§ **Exercise instructions**
Transcribe all records exactly.

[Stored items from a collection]
+--
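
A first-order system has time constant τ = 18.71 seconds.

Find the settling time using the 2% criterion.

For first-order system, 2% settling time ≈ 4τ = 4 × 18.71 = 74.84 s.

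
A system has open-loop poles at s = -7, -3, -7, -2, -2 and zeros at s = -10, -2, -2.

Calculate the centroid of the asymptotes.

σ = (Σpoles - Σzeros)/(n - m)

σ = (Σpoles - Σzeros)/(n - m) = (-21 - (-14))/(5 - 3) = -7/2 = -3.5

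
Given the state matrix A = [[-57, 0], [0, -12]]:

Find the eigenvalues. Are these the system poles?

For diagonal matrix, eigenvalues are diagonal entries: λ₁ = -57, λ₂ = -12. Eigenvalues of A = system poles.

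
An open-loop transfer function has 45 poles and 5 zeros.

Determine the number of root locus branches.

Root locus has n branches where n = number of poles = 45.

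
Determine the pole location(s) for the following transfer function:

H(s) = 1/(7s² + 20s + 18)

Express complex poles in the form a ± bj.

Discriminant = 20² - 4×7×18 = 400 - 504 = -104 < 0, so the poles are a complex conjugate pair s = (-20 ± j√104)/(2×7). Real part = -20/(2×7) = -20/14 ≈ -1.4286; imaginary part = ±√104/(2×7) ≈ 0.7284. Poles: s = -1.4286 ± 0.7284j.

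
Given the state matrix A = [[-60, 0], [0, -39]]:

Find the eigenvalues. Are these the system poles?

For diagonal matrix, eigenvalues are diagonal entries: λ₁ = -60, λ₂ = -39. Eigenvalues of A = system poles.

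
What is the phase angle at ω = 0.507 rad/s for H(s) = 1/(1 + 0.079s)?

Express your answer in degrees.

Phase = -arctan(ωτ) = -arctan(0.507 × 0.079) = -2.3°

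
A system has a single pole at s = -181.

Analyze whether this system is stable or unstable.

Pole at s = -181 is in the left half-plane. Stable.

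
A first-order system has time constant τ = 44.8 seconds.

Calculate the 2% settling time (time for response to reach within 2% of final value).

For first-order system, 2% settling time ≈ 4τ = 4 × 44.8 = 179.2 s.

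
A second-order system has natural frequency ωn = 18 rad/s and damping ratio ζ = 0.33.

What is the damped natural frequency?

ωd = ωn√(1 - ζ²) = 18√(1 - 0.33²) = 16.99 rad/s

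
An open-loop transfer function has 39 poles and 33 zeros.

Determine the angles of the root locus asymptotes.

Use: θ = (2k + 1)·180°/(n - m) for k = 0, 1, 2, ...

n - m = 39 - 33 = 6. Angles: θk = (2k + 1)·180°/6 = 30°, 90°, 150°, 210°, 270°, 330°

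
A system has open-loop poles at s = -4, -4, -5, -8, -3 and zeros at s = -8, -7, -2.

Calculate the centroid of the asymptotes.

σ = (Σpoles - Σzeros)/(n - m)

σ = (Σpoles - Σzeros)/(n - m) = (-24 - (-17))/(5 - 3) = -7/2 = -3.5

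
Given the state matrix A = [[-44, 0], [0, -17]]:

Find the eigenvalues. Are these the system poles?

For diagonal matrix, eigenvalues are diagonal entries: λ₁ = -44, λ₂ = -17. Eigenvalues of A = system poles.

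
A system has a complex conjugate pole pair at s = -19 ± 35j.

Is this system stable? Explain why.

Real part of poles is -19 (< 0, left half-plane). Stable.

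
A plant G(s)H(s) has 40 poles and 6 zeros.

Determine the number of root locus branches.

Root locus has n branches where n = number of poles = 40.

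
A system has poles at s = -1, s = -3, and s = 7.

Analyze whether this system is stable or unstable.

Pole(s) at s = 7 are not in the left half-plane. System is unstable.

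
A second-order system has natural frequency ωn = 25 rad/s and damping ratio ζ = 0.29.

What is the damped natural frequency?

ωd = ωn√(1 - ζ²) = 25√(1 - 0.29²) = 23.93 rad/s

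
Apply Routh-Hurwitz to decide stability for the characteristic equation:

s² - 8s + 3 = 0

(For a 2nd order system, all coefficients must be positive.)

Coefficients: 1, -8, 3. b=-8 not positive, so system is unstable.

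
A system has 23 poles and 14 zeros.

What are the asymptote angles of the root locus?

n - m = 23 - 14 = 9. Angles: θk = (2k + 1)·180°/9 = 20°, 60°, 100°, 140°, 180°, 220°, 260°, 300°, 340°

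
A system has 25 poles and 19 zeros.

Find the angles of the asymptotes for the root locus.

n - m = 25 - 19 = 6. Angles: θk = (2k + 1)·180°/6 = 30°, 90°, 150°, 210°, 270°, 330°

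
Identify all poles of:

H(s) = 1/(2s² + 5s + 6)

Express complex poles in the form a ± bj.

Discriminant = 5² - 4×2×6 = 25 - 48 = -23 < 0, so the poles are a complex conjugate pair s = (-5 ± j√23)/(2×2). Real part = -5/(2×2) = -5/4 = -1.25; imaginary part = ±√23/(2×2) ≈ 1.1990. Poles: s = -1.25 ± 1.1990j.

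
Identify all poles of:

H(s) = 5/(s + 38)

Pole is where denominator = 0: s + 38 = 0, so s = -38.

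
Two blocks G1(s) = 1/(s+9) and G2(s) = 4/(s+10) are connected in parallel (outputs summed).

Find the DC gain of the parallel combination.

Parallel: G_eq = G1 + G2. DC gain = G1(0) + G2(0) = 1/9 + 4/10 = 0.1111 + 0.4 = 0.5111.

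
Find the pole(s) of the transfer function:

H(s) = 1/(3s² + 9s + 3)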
+--
§ **Exercise result**
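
A first-order system has time constant τ = 18.71 seconds.

Find the settling time using the 2% criterion.

For first-order system, 2% settling time ≈ 4τ = 4 × 18.71 = 74.84 s.

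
A system has open-loop poles at s = -7, -3, -7, -2, -2 and zeros at s = -10, -2, -2.

Calculate the centroid of the asymptotes.

σ = (Σpoles - Σzeros)/(n - m)

σ = (Σpoles - Σzeros)/(n - m) = (-21 - (-14))/(5 - 3) = -7/2 = -3.5

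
Given the state matrix A = [[-57, 0], [0, -12]]:

Find the eigenvalues. Are these the system poles?

For diagonal matrix, eigenvalues are diagonal entries: λ₁ = -57, λ₂ = -12. Eigenvalues of A = system poles.

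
An open-loop transfer function has 45 poles and 5 zeros.

Determine the number of root locus branches.

Root locus has n branches where n = number of poles = 45.

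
Determine the pole location(s) for the following transfer function:

H(s) = 1/(7s² + 20s + 18)

Express complex poles in the form a ± bj.

Discriminant = 20² - 4×7×18 = 400 - 504 = -104 < 0, so the poles are a complex conjugate pair s = (-20 ± j√104)/(2×7). Real part = -20/(2×7) = -20/14 ≈ -1.4286; imaginary part = ±√104/(2×7) ≈ 0.7284. Poles: s = -1.4286 ± 0.7284j.

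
Given the state matrix A = [[-60, 0], [0, -39]]:

Find the eigenvalues. Are these the system poles?

For diagonal matrix, eigenvalues are diagonal entries: λ₁ = -60, λ₂ = -39. Eigenvalues of A = system poles.

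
What is the phase angle at ω = 0.507 rad/s for H(s) = 1/(1 + 0.079s)?

Express your answer in degrees.

Phase = -arctan(ωτ) = -arctan(0.507 × 0.079) = -2.3°

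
A system has a single pole at s = -181.

Analyze whether this system is stable or unstable.

Pole at s = -181 is in the left half-plane. Stable.

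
A first-order system has time constant τ = 44.8 seconds.

Calculate the 2% settling time (time for response to reach within 2% of final value).

For first-order system, 2% settling time ≈ 4τ = 4 × 44.8 = 179.2 s.

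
A second-order system has natural frequency ωn = 18 rad/s and damping ratio ζ = 0.33.

What is the damped natural frequency?

ωd = ωn√(1 - ζ²) = 18√(1 - 0.33²) = 16.99 rad/s

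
An open-loop transfer function has 39 poles and 33 zeros.

Determine the angles of the root locus asymptotes.

Use: θ = (2k + 1)·180°/(n - m) for k = 0, 1, 2, ...

n - m = 39 - 33 = 6. Angles: θk = (2k + 1)·180°/6 = 30°, 90°, 150°, 210°, 270°, 330°

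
A system has open-loop poles at s = -4, -4, -5, -8, -3 and zeros at s = -8, -7, -2.

Calculate the centroid of the asymptotes.

σ = (Σpoles - Σzeros)/(n - m)

σ = (Σpoles - Σzeros)/(n - m) = (-24 - (-17))/(5 - 3) = -7/2 = -3.5

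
Given the state matrix A = [[-44, 0], [0, -17]]:

Find the eigenvalues. Are these the system poles?

For diagonal matrix, eigenvalues are diagonal entries: λ₁ = -44, λ₂ = -17. Eigenvalues of A = system poles.

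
A system has a complex conjugate pole pair at s = -19 ± 35j.

Is this system stable? Explain why.

Real part of poles is -19 (< 0, left half-plane). Stable.

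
A plant G(s)H(s) has 40 poles and 6 zeros.

Determine the number of root locus branches.

Root locus has n branches where n = number of poles = 40.

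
A system has poles at s = -1, s = -3, and s = 7.

Analyze whether this system is stable or unstable.

Pole(s) at s = 7 are not in the left half-plane. System is unstable.

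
A second-order system has natural frequency ωn = 25 rad/s and damping ratio ζ = 0.29.

What is the damped natural frequency?

ωd = ωn√(1 - ζ²) = 25√(1 - 0.29²) = 23.93 rad/s

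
Apply Routh-Hurwitz to decide stability for the characteristic equation:

s² - 8s + 3 = 0

(For a 2nd order system, all coefficients must be positive.)

Coefficients: 1, -8, 3. b=-8 not positive, so system is unstable.

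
A system has 23 poles and 14 zeros.

What are the asymptote angles of the root locus?

n - m = 23 - 14 = 9. Angles: θk = (2k + 1)·180°/9 = 20°, 60°, 100°, 140°, 180°, 220°, 260°, 300°, 340°

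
A system has 25 poles and 19 zeros.

Find the angles of the asymptotes for the root locus.

n - m = 25 - 19 = 6. Angles: θk = (2k + 1)·180°/6 = 30°, 90°, 150°, 210°, 270°, 330°

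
Identify all poles of:

H(s) = 1/(2s² + 5s + 6)

Express complex poles in the form a ± bj.

Discriminant = 5² - 4×2×6 = 25 - 48 = -23 < 0, so the poles are a complex conjugate pair s = (-5 ± j√23)/(2×2). Real part = -5/(2×2) = -5/4 = -1.25; imaginary part = ±√23/(2×2) ≈ 1.1990. Poles: s = -1.25 ± 1.1990j.

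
Identify all poles of:

H(s) = 5/(s + 38)

Pole is where denominator = 0: s + 38 = 0, so s = -38.

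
Two blocks G1(s) = 1/(s+9) and G2(s) = 4/(s+10) are connected in parallel (outputs summed).

Find the DC gain of the parallel combination.

Parallel: G_eq = G1 + G2. DC gain = G1(0) + G2(0) = 1/9 + 4/10 = 0.1111 + 0.4 = 0.5111.

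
Find the pole(s) of the transfer function:

H(s) = 1/(3s² + 9s + 3)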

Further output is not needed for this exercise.